Data shown:
▼

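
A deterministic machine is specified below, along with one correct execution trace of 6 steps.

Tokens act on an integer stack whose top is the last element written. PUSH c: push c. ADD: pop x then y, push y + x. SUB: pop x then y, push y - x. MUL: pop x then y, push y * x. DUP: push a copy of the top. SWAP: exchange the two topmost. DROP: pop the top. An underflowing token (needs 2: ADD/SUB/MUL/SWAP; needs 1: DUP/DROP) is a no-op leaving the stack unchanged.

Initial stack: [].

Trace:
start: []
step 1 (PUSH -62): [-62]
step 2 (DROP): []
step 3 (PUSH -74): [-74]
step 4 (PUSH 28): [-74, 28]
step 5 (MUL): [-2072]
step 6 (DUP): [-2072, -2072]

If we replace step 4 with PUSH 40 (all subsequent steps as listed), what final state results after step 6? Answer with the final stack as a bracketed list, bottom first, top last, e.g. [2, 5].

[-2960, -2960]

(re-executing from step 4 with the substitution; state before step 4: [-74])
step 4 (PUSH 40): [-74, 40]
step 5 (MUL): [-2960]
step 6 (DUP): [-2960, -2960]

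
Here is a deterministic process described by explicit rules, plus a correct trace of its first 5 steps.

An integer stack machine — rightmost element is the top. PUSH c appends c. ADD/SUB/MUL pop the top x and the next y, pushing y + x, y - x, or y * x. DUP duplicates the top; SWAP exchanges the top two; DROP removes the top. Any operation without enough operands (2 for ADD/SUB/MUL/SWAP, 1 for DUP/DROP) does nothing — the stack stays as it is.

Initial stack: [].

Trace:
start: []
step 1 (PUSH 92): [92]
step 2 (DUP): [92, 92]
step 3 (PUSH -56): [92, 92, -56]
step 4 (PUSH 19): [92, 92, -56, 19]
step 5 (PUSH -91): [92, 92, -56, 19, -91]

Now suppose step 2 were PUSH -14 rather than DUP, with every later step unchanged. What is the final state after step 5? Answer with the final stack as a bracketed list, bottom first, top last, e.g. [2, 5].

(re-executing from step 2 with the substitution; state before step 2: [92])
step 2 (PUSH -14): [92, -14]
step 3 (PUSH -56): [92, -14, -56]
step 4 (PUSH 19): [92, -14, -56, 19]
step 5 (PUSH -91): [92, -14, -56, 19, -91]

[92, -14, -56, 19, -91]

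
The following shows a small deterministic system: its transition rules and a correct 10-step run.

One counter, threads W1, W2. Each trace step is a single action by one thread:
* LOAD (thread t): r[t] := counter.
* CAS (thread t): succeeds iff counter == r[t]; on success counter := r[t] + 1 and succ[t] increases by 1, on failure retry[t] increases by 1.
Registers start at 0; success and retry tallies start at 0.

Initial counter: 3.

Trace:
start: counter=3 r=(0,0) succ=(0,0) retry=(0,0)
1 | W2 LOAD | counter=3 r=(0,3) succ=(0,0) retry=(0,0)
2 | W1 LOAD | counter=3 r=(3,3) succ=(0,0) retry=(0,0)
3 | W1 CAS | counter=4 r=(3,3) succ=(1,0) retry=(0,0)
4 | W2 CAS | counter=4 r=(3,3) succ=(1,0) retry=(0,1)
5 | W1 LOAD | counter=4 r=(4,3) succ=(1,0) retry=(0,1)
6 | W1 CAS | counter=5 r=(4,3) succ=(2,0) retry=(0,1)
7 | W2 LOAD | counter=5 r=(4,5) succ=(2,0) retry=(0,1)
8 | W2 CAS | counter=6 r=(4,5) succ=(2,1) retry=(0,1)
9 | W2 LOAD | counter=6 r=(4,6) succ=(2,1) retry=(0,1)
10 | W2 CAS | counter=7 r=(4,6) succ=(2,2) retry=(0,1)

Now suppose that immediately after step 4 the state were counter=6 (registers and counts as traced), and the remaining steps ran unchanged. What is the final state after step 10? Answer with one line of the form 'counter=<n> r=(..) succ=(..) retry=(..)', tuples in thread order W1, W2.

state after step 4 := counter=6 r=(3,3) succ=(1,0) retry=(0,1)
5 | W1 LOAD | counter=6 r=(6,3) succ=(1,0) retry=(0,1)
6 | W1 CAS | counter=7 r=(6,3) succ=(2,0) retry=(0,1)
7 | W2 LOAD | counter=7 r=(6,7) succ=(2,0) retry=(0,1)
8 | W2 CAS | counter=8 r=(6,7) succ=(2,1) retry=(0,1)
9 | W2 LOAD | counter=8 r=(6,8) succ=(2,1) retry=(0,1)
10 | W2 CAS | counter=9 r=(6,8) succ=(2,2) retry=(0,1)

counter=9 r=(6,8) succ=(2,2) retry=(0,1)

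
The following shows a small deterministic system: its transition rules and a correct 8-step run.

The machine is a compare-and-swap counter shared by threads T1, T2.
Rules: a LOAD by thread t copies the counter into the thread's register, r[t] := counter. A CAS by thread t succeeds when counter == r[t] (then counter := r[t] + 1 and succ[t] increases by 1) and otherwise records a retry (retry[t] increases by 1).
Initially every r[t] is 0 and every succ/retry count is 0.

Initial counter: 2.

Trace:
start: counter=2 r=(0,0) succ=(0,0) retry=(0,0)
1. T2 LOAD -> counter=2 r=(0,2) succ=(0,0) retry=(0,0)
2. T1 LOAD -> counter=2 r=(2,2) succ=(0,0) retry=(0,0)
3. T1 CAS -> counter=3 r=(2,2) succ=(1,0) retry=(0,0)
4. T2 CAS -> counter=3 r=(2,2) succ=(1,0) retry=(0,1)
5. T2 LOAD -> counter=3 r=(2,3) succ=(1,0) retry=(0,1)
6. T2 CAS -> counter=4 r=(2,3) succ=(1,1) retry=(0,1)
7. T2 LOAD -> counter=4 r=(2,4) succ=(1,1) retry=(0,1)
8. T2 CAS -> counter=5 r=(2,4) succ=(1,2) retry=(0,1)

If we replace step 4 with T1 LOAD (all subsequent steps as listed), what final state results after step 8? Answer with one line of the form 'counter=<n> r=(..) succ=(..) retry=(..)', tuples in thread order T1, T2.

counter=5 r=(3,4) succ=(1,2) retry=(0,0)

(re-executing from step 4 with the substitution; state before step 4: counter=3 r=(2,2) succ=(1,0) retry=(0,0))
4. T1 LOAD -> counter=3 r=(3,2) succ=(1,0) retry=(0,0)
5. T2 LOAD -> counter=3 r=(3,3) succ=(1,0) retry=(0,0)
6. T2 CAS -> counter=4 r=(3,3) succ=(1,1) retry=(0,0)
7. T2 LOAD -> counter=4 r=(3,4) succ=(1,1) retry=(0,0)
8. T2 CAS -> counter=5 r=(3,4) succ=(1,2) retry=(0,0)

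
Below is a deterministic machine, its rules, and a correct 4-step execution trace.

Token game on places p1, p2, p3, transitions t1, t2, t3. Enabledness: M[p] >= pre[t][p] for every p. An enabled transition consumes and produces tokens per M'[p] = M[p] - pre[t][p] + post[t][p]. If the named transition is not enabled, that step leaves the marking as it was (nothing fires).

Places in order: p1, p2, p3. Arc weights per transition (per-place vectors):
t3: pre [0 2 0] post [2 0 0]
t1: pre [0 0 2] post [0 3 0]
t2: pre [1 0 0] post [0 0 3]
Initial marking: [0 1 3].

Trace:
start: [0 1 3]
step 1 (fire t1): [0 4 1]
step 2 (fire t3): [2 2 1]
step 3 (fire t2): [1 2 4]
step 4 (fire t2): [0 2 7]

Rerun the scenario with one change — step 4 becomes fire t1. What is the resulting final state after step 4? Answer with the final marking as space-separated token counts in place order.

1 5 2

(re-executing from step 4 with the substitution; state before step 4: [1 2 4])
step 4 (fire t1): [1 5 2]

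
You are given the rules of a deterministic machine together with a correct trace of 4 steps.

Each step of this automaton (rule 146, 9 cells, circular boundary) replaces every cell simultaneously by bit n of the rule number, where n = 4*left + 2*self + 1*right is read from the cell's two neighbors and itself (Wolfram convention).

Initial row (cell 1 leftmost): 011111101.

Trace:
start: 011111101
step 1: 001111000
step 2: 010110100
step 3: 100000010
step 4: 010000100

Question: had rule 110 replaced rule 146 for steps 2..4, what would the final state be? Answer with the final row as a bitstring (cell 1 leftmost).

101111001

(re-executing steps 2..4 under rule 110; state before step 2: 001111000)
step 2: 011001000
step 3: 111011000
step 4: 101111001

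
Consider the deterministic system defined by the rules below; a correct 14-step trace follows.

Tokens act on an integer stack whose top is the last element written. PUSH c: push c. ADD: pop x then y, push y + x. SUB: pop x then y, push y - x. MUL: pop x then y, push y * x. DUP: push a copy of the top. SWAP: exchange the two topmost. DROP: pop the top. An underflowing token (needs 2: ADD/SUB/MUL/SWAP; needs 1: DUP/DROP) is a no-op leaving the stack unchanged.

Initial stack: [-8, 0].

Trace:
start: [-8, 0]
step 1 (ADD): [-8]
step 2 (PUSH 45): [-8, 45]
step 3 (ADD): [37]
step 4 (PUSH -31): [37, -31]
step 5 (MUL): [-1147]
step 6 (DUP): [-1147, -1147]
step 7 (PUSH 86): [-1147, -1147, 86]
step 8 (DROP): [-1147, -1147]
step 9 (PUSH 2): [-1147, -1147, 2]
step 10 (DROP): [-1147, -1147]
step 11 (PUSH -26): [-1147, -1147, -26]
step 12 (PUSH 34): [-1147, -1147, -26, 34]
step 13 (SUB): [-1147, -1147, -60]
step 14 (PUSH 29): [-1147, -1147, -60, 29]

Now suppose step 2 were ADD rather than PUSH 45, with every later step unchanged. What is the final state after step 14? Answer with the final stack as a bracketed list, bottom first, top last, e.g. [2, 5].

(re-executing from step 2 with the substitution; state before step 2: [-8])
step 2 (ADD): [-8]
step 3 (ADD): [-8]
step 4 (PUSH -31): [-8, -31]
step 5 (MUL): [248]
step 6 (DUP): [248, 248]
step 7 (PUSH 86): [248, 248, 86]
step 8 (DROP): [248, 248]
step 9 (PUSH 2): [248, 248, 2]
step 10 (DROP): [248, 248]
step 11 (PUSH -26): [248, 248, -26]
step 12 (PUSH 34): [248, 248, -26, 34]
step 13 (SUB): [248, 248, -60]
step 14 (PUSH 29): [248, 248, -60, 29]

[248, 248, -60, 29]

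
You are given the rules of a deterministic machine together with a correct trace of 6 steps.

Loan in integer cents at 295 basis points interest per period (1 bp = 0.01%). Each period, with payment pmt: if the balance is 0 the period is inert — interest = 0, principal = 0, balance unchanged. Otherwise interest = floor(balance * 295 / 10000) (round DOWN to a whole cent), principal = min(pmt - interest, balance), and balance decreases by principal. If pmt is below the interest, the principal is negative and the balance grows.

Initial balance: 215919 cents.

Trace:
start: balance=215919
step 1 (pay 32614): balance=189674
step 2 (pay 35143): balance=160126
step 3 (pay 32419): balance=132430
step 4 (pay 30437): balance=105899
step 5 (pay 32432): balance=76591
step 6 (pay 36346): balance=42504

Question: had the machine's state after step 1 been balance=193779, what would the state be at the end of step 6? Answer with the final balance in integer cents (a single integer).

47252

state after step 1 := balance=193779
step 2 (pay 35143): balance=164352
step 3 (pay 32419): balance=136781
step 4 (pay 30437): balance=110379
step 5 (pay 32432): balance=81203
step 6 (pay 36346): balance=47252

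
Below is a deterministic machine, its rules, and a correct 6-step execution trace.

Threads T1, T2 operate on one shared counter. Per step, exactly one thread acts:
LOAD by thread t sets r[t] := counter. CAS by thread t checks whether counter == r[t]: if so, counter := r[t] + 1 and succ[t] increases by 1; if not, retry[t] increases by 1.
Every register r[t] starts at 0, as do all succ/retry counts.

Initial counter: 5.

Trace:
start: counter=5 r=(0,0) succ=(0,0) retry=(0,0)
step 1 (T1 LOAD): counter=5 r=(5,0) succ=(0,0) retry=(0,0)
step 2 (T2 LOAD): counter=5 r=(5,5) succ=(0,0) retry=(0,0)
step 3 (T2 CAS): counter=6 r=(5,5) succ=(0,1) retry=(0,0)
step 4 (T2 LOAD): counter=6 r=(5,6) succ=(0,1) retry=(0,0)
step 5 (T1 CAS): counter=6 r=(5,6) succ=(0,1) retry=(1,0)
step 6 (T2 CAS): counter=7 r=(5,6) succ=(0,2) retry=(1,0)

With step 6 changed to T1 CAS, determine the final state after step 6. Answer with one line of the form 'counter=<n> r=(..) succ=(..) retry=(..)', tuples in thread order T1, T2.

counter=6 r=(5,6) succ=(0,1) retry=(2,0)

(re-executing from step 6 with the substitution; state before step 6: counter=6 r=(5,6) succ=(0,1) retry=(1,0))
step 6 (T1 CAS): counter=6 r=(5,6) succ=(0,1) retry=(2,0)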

▲

What needs to be done: Please give, as a single number with nothing added, the count of lines in the records that contain the word "post".

Task response: 4